--- Instructions to follow ---
What you return should match the data exactly, from the first line to the last.

Stored data:
────────────────────────────────────────

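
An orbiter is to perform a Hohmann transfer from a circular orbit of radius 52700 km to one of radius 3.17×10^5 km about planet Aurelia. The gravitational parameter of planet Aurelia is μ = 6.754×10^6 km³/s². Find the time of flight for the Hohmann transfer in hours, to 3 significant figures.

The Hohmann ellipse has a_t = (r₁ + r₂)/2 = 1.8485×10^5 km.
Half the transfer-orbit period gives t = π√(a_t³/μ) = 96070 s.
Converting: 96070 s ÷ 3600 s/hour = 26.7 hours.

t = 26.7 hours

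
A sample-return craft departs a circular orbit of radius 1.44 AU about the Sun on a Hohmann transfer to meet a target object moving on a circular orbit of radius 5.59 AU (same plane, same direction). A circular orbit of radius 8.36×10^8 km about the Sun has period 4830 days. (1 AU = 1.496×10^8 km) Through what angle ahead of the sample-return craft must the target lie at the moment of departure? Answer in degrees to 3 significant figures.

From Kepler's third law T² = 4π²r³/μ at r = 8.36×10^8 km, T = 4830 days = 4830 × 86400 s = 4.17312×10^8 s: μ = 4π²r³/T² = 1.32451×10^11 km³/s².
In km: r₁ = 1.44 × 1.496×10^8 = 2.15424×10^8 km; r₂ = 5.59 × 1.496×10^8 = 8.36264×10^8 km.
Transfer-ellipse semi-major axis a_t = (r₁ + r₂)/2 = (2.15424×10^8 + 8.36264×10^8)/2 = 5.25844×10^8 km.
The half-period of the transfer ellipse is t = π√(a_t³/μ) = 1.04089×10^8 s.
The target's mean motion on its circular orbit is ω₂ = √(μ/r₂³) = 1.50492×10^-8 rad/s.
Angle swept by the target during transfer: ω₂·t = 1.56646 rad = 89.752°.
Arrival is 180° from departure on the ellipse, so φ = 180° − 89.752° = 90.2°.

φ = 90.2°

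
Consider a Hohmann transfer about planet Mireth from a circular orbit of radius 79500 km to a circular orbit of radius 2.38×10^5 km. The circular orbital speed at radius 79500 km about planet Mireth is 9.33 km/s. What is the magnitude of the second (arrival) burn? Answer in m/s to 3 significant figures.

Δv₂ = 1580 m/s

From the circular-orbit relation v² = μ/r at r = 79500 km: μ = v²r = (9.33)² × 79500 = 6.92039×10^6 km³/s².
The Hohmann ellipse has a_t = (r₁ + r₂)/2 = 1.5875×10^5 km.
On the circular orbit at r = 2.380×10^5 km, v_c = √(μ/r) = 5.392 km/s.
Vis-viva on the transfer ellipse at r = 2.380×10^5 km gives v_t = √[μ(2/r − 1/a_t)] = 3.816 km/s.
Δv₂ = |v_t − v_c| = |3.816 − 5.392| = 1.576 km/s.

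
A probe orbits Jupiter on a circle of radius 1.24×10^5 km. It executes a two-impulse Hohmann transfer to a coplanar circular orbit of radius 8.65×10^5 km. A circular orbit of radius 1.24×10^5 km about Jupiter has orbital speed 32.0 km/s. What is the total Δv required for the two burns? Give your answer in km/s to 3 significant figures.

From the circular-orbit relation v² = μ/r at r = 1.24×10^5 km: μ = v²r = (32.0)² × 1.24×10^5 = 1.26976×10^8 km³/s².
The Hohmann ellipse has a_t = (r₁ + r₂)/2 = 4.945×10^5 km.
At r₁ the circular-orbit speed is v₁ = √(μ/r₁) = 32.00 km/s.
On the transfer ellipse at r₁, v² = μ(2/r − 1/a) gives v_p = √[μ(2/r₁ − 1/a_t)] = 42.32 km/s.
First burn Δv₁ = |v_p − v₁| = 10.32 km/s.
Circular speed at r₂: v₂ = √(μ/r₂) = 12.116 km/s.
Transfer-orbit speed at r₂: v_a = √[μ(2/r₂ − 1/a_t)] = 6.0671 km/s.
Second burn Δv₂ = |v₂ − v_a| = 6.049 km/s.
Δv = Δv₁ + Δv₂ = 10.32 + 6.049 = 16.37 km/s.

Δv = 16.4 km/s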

────────────────────────────────────────

--- Solved problem ---
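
An orbiter is to perform a Hohmann transfer from a circular orbit of radius 52700 km to one of radius 3.17×10^5 km about planet Aurelia. The gravitational parameter of planet Aurelia is μ = 6.754×10^6 km³/s². Find the time of flight for the Hohmann transfer in hours, to 3 significant figures.

The Hohmann ellipse has a_t = (r₁ + r₂)/2 = 1.8485×10^5 km.
Half the transfer-orbit period gives t = π√(a_t³/μ) = 96070 s.
Converting: 96070 s ÷ 3600 s/hour = 26.7 hours.

t = 26.7 hours

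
A sample-return craft departs a circular orbit of radius 1.44 AU about the Sun on a Hohmann transfer to meet a target object moving on a circular orbit of radius 5.59 AU (same plane, same direction). A circular orbit of radius 8.36×10^8 km about the Sun has period 4830 days. (1 AU = 1.496×10^8 km) Through what angle ahead of the sample-return craft must the target lie at the moment of departure? Answer in degrees to 3 significant figures.

From Kepler's third law T² = 4π²r³/μ at r = 8.36×10^8 km, T = 4830 days = 4830 × 86400 s = 4.17312×10^8 s: μ = 4π²r³/T² = 1.32451×10^11 km³/s².
In km: r₁ = 1.44 × 1.496×10^8 = 2.15424×10^8 km; r₂ = 5.59 × 1.496×10^8 = 8.36264×10^8 km.
Transfer-ellipse semi-major axis a_t = (r₁ + r₂)/2 = (2.15424×10^8 + 8.36264×10^8)/2 = 5.25844×10^8 km.
The half-period of the transfer ellipse is t = π√(a_t³/μ) = 1.04089×10^8 s.
The target's mean motion on its circular orbit is ω₂ = √(μ/r₂³) = 1.50492×10^-8 rad/s.
Angle swept by the target during transfer: ω₂·t = 1.56646 rad = 89.752°.
Arrival is 180° from departure on the ellipse, so φ = 180° − 89.752° = 90.2°.

φ = 90.2°

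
Consider a Hohmann transfer about planet Mireth from a circular orbit of radius 79500 km to a circular orbit of radius 2.38×10^5 km. The circular orbital speed at radius 79500 km about planet Mireth is 9.33 km/s. What is the magnitude of the second (arrival) burn? Answer in m/s to 3 significant figures.

Δv₂ = 1580 m/s

From the circular-orbit relation v² = μ/r at r = 79500 km: μ = v²r = (9.33)² × 79500 = 6.92039×10^6 km³/s².
The Hohmann ellipse has a_t = (r₁ + r₂)/2 = 1.5875×10^5 km.
On the circular orbit at r = 2.380×10^5 km, v_c = √(μ/r) = 5.392 km/s.
Vis-viva on the transfer ellipse at r = 2.380×10^5 km gives v_t = √[μ(2/r − 1/a_t)] = 3.816 km/s.
Δv₂ = |v_t − v_c| = |3.816 − 5.392| = 1.576 km/s.

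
A probe orbits Jupiter on a circle of radius 1.24×10^5 km. It executes a two-impulse Hohmann transfer to a coplanar circular orbit of radius 8.65×10^5 km. A circular orbit of radius 1.24×10^5 km about Jupiter has orbital speed 32.0 km/s. What is the total Δv required for the two burns? Give your answer in km/s to 3 significant figures.

From the circular-orbit relation v² = μ/r at r = 1.24×10^5 km: μ = v²r = (32.0)² × 1.24×10^5 = 1.26976×10^8 km³/s².
The Hohmann ellipse has a_t = (r₁ + r₂)/2 = 4.945×10^5 km.
At r₁ the circular-orbit speed is v₁ = √(μ/r₁) = 32.00 km/s.
On the transfer ellipse at r₁, v² = μ(2/r − 1/a) gives v_p = √[μ(2/r₁ − 1/a_t)] = 42.32 km/s.
First burn Δv₁ = |v_p − v₁| = 10.32 km/s.
Circular speed at r₂: v₂ = √(μ/r₂) = 12.116 km/s.
Transfer-orbit speed at r₂: v_a = √[μ(2/r₂ − 1/a_t)] = 6.0671 km/s.
Second burn Δv₂ = |v₂ − v_a| = 6.049 km/s.
Δv = Δv₁ + Δv₂ = 10.32 + 6.049 = 16.37 km/s.

Δv = 16.4 km/s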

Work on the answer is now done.